* DIRECTIONS FOR THIS TASK *
Go through the data and say how many lines include the string "Calculate"; return only the figure.
[Start of Attachment]
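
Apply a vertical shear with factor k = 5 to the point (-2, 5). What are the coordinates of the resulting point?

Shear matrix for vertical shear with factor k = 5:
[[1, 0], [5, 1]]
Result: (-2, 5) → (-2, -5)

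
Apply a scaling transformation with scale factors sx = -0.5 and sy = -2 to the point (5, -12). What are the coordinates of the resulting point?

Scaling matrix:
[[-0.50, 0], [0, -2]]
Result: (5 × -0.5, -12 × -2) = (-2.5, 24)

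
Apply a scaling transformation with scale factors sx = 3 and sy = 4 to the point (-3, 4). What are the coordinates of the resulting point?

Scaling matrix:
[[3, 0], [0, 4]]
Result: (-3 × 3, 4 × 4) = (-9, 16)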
[End of Attachment]
[Start of Attachment]
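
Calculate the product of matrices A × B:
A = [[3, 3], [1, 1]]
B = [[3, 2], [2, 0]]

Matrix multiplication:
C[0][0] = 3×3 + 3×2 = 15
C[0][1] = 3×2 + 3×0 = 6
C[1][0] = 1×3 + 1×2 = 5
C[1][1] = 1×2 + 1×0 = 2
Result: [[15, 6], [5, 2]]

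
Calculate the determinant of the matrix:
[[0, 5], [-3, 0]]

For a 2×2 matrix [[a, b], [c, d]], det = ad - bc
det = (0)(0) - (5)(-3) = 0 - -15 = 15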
[End of Attachment]
[Start of Attachment]
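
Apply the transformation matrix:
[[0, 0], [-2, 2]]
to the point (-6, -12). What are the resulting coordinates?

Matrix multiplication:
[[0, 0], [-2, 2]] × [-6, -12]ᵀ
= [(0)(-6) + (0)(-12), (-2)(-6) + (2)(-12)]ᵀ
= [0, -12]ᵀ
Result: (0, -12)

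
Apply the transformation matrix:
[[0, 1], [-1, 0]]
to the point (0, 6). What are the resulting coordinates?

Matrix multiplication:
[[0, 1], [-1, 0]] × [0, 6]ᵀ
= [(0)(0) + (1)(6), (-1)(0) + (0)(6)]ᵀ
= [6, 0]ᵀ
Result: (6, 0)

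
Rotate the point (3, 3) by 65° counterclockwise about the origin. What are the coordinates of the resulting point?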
[End of Attachment]
* FINISHED TASK *
2